(Stored data entries)

════

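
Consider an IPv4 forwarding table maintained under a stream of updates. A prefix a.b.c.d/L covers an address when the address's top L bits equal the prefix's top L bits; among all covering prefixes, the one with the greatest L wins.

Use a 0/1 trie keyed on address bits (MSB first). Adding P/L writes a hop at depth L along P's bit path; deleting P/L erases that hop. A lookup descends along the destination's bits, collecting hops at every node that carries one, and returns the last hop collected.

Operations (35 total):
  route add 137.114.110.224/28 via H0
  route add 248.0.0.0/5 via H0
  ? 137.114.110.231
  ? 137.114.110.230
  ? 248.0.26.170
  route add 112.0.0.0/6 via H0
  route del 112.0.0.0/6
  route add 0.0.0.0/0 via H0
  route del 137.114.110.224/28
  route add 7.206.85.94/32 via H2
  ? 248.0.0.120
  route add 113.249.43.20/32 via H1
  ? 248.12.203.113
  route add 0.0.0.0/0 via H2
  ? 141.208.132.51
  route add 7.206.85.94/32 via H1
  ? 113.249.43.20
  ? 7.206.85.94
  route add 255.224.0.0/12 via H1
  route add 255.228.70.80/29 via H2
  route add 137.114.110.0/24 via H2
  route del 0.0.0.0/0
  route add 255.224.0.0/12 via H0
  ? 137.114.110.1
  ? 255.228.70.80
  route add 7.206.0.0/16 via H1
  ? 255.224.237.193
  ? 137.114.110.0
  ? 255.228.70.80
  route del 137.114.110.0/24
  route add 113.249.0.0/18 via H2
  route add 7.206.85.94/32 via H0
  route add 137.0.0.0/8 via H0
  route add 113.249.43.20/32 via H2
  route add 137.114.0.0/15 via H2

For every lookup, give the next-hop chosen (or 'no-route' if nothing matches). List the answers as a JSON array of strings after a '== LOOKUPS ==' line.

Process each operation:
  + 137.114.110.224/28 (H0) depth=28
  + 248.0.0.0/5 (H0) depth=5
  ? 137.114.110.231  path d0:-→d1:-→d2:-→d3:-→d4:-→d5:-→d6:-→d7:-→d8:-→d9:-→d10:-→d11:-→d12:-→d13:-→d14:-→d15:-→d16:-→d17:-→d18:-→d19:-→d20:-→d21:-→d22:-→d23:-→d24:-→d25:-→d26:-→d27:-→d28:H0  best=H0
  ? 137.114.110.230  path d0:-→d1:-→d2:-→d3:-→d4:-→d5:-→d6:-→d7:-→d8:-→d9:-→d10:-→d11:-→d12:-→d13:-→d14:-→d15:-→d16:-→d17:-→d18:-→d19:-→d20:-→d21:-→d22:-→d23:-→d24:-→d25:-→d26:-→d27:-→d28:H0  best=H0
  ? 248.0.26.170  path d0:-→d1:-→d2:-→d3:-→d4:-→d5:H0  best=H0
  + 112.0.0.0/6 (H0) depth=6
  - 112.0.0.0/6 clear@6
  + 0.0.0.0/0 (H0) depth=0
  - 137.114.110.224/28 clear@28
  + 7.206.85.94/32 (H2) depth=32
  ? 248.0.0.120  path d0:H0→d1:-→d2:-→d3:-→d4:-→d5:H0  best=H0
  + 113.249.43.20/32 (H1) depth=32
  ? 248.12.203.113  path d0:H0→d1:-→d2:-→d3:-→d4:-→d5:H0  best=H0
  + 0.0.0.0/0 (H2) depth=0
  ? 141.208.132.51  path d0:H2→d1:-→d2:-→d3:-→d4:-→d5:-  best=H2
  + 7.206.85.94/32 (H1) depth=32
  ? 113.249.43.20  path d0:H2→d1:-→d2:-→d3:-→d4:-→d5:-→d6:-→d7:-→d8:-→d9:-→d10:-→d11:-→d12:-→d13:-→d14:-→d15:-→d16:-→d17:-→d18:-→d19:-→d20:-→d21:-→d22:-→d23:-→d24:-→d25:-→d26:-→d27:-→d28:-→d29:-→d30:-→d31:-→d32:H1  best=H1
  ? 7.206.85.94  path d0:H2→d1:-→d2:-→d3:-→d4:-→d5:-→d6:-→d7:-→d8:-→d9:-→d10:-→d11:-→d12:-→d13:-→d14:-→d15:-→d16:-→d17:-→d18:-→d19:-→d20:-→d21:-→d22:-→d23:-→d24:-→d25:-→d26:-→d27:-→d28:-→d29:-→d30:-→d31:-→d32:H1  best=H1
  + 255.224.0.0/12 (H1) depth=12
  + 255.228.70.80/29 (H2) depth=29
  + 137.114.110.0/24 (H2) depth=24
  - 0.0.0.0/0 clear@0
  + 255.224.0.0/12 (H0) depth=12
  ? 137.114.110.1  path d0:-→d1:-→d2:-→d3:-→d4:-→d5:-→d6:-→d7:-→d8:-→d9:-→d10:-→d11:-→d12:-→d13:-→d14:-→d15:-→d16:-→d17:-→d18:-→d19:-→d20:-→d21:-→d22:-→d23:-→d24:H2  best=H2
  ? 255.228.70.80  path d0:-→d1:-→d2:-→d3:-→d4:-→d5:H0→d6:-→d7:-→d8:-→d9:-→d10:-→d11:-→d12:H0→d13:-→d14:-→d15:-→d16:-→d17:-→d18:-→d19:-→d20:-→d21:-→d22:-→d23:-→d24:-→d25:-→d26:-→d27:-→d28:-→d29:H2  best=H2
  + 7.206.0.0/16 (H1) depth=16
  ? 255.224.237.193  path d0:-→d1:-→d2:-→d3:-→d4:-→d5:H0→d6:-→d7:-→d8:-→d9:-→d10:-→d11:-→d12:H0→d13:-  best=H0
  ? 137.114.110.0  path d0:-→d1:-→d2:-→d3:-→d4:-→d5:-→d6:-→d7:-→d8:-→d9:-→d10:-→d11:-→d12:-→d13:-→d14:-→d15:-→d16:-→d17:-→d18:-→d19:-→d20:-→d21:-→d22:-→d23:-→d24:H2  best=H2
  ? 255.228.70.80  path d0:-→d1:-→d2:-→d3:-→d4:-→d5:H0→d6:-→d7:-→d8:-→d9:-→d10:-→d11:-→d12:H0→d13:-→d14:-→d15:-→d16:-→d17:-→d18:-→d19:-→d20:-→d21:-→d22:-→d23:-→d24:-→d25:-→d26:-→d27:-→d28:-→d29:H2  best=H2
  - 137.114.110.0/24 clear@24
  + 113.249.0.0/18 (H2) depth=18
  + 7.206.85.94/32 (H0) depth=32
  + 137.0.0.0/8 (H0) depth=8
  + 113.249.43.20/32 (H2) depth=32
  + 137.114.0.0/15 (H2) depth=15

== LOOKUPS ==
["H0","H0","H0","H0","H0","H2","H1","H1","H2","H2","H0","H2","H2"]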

════

*Exercise*
Given the records above, reproduce precisely and only the lines between the line holding "route add 255.224.0.0/12 via H1" and the line holding "route add 137.114.0.0/15 via H2", inclusive.

*Reply to the exercise*
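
  route add 255.224.0.0/12 via H1
  route add 255.228.70.80/29 via H2
  route add 137.114.110.0/24 via H2
  route del 0.0.0.0/0
  route add 255.224.0.0/12 via H0
  ? 137.114.110.1
  ? 255.228.70.80
  route add 7.206.0.0/16 via H1
  ? 255.224.237.193
  ? 137.114.110.0
  ? 255.228.70.80
  route del 137.114.110.0/24
  route add 113.249.0.0/18 via H2
  route add 7.206.85.94/32 via H0
  route add 137.0.0.0/8 via H0
  route add 113.249.43.20/32 via H2
  route add 137.114.0.0/15 via H2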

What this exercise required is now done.